YOUR GOAL:
Exact duplicates of all the records are needed.

*** Opening of GIVEN DATA ***

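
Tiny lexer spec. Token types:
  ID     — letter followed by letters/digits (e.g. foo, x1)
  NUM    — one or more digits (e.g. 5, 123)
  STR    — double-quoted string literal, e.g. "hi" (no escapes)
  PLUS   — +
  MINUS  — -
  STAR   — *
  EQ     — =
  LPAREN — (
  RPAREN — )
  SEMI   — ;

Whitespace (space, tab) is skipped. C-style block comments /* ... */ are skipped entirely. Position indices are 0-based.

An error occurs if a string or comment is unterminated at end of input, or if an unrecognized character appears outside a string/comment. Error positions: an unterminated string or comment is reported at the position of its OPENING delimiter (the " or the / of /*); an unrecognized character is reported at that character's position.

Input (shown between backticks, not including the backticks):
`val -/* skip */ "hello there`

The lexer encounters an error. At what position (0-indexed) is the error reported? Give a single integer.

pos=0: emit ID 'val' (now at pos=3)
pos=4: emit MINUS '-'
pos=5: enter COMMENT mode (saw '/*')
exit COMMENT mode (now at pos=15)
pos=16: enter STRING mode
pos=16: ERROR — unterminated string

Answer: 16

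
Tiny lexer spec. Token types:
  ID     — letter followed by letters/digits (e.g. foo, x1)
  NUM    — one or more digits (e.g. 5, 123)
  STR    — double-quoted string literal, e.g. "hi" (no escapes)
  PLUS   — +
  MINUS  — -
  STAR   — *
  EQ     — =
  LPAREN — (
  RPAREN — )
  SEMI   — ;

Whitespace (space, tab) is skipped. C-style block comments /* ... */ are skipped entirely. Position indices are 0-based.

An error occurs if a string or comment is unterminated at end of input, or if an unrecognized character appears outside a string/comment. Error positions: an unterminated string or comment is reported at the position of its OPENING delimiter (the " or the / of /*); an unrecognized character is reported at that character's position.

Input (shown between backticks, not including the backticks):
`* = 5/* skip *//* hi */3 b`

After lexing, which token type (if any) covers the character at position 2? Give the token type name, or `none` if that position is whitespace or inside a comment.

Answer: EQ

Derivation:
pos=0: emit STAR '*'
pos=2: emit EQ '='
pos=4: emit NUM '5' (now at pos=5)
pos=5: enter COMMENT mode (saw '/*')
exit COMMENT mode (now at pos=15)
pos=15: enter COMMENT mode (saw '/*')
exit COMMENT mode (now at pos=23)
pos=23: emit NUM '3' (now at pos=24)
pos=25: emit ID 'b' (now at pos=26)
DONE. 5 tokens: [STAR, EQ, NUM, NUM, ID]
Position 2: char is '=' -> EQ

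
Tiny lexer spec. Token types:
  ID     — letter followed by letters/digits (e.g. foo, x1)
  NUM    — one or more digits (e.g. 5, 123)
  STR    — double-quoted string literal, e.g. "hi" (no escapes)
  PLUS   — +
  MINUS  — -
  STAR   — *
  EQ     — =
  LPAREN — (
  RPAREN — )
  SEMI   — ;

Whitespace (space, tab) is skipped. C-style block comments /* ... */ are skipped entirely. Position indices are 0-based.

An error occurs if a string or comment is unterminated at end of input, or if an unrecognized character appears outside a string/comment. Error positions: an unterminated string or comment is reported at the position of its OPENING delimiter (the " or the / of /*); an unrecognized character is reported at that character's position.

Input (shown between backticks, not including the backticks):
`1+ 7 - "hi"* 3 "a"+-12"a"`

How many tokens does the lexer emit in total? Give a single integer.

Answer: 12

Derivation:
pos=0: emit NUM '1' (now at pos=1)
pos=1: emit PLUS '+'
pos=3: emit NUM '7' (now at pos=4)
pos=5: emit MINUS '-'
pos=7: enter STRING mode
pos=7: emit STR "hi" (now at pos=11)
pos=11: emit STAR '*'
pos=13: emit NUM '3' (now at pos=14)
pos=15: enter STRING mode
pos=15: emit STR "a" (now at pos=18)
pos=18: emit PLUS '+'
pos=19: emit MINUS '-'
pos=20: emit NUM '12' (now at pos=22)
pos=22: enter STRING mode
pos=22: emit STR "a" (now at pos=25)
DONE. 12 tokens: [NUM, PLUS, NUM, MINUS, STR, STAR, NUM, STR, PLUS, MINUS, NUM, STR]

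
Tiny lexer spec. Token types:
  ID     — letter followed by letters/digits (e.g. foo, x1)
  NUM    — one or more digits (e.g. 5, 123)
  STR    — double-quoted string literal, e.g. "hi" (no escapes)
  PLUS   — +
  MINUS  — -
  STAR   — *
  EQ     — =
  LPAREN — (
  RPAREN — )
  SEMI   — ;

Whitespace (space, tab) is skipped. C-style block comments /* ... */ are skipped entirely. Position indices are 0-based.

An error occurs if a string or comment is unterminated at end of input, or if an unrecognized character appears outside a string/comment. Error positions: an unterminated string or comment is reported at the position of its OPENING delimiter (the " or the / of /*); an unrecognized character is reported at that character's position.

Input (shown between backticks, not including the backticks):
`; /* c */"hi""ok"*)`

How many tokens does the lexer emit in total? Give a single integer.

Answer: 5

Derivation:
pos=0: emit SEMI ';'
pos=2: enter COMMENT mode (saw '/*')
exit COMMENT mode (now at pos=9)
pos=9: enter STRING mode
pos=9: emit STR "hi" (now at pos=13)
pos=13: enter STRING mode
pos=13: emit STR "ok" (now at pos=17)
pos=17: emit STAR '*'
pos=18: emit RPAREN ')'
DONE. 5 tokens: [SEMI, STR, STR, STAR, RPAREN]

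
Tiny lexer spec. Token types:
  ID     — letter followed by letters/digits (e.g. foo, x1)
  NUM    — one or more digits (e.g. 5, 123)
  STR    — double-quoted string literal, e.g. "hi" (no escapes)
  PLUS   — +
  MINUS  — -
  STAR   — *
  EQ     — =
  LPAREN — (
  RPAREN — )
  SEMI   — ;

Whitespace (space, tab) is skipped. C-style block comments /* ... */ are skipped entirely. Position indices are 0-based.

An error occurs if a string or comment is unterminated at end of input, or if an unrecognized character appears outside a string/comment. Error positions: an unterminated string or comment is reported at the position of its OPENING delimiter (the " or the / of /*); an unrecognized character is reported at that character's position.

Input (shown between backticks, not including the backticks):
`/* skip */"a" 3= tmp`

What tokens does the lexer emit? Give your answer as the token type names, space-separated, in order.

pos=0: enter COMMENT mode (saw '/*')
exit COMMENT mode (now at pos=10)
pos=10: enter STRING mode
pos=10: emit STR "a" (now at pos=13)
pos=14: emit NUM '3' (now at pos=15)
pos=15: emit EQ '='
pos=17: emit ID 'tmp' (now at pos=20)
DONE. 4 tokens: [STR, NUM, EQ, ID]

Answer: STR NUM EQ ID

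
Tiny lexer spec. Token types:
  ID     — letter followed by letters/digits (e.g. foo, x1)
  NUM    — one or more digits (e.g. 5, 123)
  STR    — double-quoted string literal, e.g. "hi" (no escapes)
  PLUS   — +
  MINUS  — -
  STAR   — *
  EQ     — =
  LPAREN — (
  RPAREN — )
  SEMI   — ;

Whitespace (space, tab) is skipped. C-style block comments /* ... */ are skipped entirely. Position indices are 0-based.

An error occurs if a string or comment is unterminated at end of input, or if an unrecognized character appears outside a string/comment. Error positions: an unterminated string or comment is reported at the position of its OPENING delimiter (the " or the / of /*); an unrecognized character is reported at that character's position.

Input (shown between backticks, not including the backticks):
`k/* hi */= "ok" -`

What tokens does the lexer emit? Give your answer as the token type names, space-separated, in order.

Answer: ID EQ STR MINUS

Derivation:
pos=0: emit ID 'k' (now at pos=1)
pos=1: enter COMMENT mode (saw '/*')
exit COMMENT mode (now at pos=9)
pos=9: emit EQ '='
pos=11: enter STRING mode
pos=11: emit STR "ok" (now at pos=15)
pos=16: emit MINUS '-'
DONE. 4 tokens: [ID, EQ, STR, MINUS]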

*** Close of GIVEN DATA ***

RESPONSE TO THIS TASK:
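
Tiny lexer spec. Token types:
  ID     — letter followed by letters/digits (e.g. foo, x1)
  NUM    — one or more digits (e.g. 5, 123)
  STR    — double-quoted string literal, e.g. "hi" (no escapes)
  PLUS   — +
  MINUS  — -
  STAR   — *
  EQ     — =
  LPAREN — (
  RPAREN — )
  SEMI   — ;

Whitespace (space, tab) is skipped. C-style block comments /* ... */ are skipped entirely. Position indices are 0-based.

An error occurs if a string or comment is unterminated at end of input, or if an unrecognized character appears outside a string/comment. Error positions: an unterminated string or comment is reported at the position of its OPENING delimiter (the " or the / of /*); an unrecognized character is reported at that character's position.

Input (shown between backticks, not including the backticks):
`val -/* skip */ "hello there`

The lexer encounters an error. At what position (0-indexed) is the error reported? Give a single integer.

pos=0: emit ID 'val' (now at pos=3)
pos=4: emit MINUS '-'
pos=5: enter COMMENT mode (saw '/*')
exit COMMENT mode (now at pos=15)
pos=16: enter STRING mode
pos=16: ERROR — unterminated string

Answer: 16

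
Tiny lexer spec. Token types:
  ID     — letter followed by letters/digits (e.g. foo, x1)
  NUM    — one or more digits (e.g. 5, 123)
  STR    — double-quoted string literal, e.g. "hi" (no escapes)
  PLUS   — +
  MINUS  — -
  STAR   — *
  EQ     — =
  LPAREN — (
  RPAREN — )
  SEMI   — ;

Whitespace (space, tab) is skipped. C-style block comments /* ... */ are skipped entirely. Position indices are 0-based.

An error occurs if a string or comment is unterminated at end of input, or if an unrecognized character appears outside a string/comment. Error positions: an unterminated string or comment is reported at the position of its OPENING delimiter (the " or the / of /*); an unrecognized character is reported at that character's position.

Input (shown between backticks, not including the backticks):
`* = 5/* skip *//* hi */3 b`

After lexing, which token type (if any) covers the character at position 2? Give the token type name, or `none` if that position is whitespace or inside a comment.

Answer: EQ

Derivation:
pos=0: emit STAR '*'
pos=2: emit EQ '='
pos=4: emit NUM '5' (now at pos=5)
pos=5: enter COMMENT mode (saw '/*')
exit COMMENT mode (now at pos=15)
pos=15: enter COMMENT mode (saw '/*')
exit COMMENT mode (now at pos=23)
pos=23: emit NUM '3' (now at pos=24)
pos=25: emit ID 'b' (now at pos=26)
DONE. 5 tokens: [STAR, EQ, NUM, NUM, ID]
Position 2: char is '=' -> EQ

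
Tiny lexer spec. Token types:
  ID     — letter followed by letters/digits (e.g. foo, x1)
  NUM    — one or more digits (e.g. 5, 123)
  STR    — double-quoted string literal, e.g. "hi" (no escapes)
  PLUS   — +
  MINUS  — -
  STAR   — *
  EQ     — =
  LPAREN — (
  RPAREN — )
  SEMI   — ;

Whitespace (space, tab) is skipped. C-style block comments /* ... */ are skipped entirely. Position indices are 0-based.

An error occurs if a string or comment is unterminated at end of input, or if an unrecognized character appears outside a string/comment. Error positions: an unterminated string or comment is reported at the position of its OPENING delimiter (the " or the / of /*); an unrecognized character is reported at that character's position.

Input (shown between backticks, not including the backticks):
`1+ 7 - "hi"* 3 "a"+-12"a"`

How many tokens does the lexer emit in total? Give a single integer.

Answer: 12

Derivation:
pos=0: emit NUM '1' (now at pos=1)
pos=1: emit PLUS '+'
pos=3: emit NUM '7' (now at pos=4)
pos=5: emit MINUS '-'
pos=7: enter STRING mode
pos=7: emit STR "hi" (now at pos=11)
pos=11: emit STAR '*'
pos=13: emit NUM '3' (now at pos=14)
pos=15: enter STRING mode
pos=15: emit STR "a" (now at pos=18)
pos=18: emit PLUS '+'
pos=19: emit MINUS '-'
pos=20: emit NUM '12' (now at pos=22)
pos=22: enter STRING mode
pos=22: emit STR "a" (now at pos=25)
DONE. 12 tokens: [NUM, PLUS, NUM, MINUS, STR, STAR, NUM, STR, PLUS, MINUS, NUM, STR]

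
Tiny lexer spec. Token types:
  ID     — letter followed by letters/digits (e.g. foo, x1)
  NUM    — one or more digits (e.g. 5, 123)
  STR    — double-quoted string literal, e.g. "hi" (no escapes)
  PLUS   — +
  MINUS  — -
  STAR   — *
  EQ     — =
  LPAREN — (
  RPAREN — )
  SEMI   — ;

Whitespace (space, tab) is skipped. C-style block comments /* ... */ are skipped entirely. Position indices are 0-based.

An error occurs if a string or comment is unterminated at end of input, or if an unrecognized character appears outside a string/comment. Error positions: an unterminated string or comment is reported at the position of its OPENING delimiter (the " or the / of /*); an unrecognized character is reported at that character's position.

Input (shown between backticks, not including the backticks):
`; /* c */"hi""ok"*)`

How many tokens does the lexer emit in total? Give a single integer.

Answer: 5

Derivation:
pos=0: emit SEMI ';'
pos=2: enter COMMENT mode (saw '/*')
exit COMMENT mode (now at pos=9)
pos=9: enter STRING mode
pos=9: emit STR "hi" (now at pos=13)
pos=13: enter STRING mode
pos=13: emit STR "ok" (now at pos=17)
pos=17: emit STAR '*'
pos=18: emit RPAREN ')'
DONE. 5 tokens: [SEMI, STR, STR, STAR, RPAREN]

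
Tiny lexer spec. Token types:
  ID     — letter followed by letters/digits (e.g. foo, x1)
  NUM    — one or more digits (e.g. 5, 123)
  STR    — double-quoted string literal, e.g. "hi" (no escapes)
  PLUS   — +
  MINUS  — -
  STAR   — *
  EQ     — =
  LPAREN — (
  RPAREN — )
  SEMI   — ;

Whitespace (space, tab) is skipped. C-style block comments /* ... */ are skipped entirely. Position indices are 0-based.

An error occurs if a string or comment is unterminated at end of input, or if an unrecognized character appears outside a string/comment. Error positions: an unterminated string or comment is reported at the position of its OPENING delimiter (the " or the / of /*); an unrecognized character is reported at that character's position.

Input (shown between backticks, not including the backticks):
`/* skip */"a" 3= tmp`

What tokens does the lexer emit? Give your answer as the token type names, space-separated, in order.

pos=0: enter COMMENT mode (saw '/*')
exit COMMENT mode (now at pos=10)
pos=10: enter STRING mode
pos=10: emit STR "a" (now at pos=13)
pos=14: emit NUM '3' (now at pos=15)
pos=15: emit EQ '='
pos=17: emit ID 'tmp' (now at pos=20)
DONE. 4 tokens: [STR, NUM, EQ, ID]

Answer: STR NUM EQ ID

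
Tiny lexer spec. Token types:
  ID     — letter followed by letters/digits (e.g. foo, x1)
  NUM    — one or more digits (e.g. 5, 123)
  STR    — double-quoted string literal, e.g. "hi" (no escapes)
  PLUS   — +
  MINUS  — -
  STAR   — *
  EQ     — =
  LPAREN — (
  RPAREN — )
  SEMI   — ;

Whitespace (space, tab) is skipped. C-style block comments /* ... */ are skipped entirely. Position indices are 0-based.

An error occurs if a string or comment is unterminated at end of input, or if an unrecognized character appears outside a string/comment. Error positions: an unterminated string or comment is reported at the position of its OPENING delimiter (the " or the / of /*); an unrecognized character is reported at that character's position.

Input (shown between backticks, not including the backticks):
`k/* hi */= "ok" -`

What tokens does the lexer emit? Give your answer as the token type names, space-separated, in order.

Answer: ID EQ STR MINUS

Derivation:
pos=0: emit ID 'k' (now at pos=1)
pos=1: enter COMMENT mode (saw '/*')
exit COMMENT mode (now at pos=9)
pos=9: emit EQ '='
pos=11: enter STRING mode
pos=11: emit STR "ok" (now at pos=15)
pos=16: emit MINUS '-'
DONE. 4 tokens: [ID, EQ, STR, MINUS]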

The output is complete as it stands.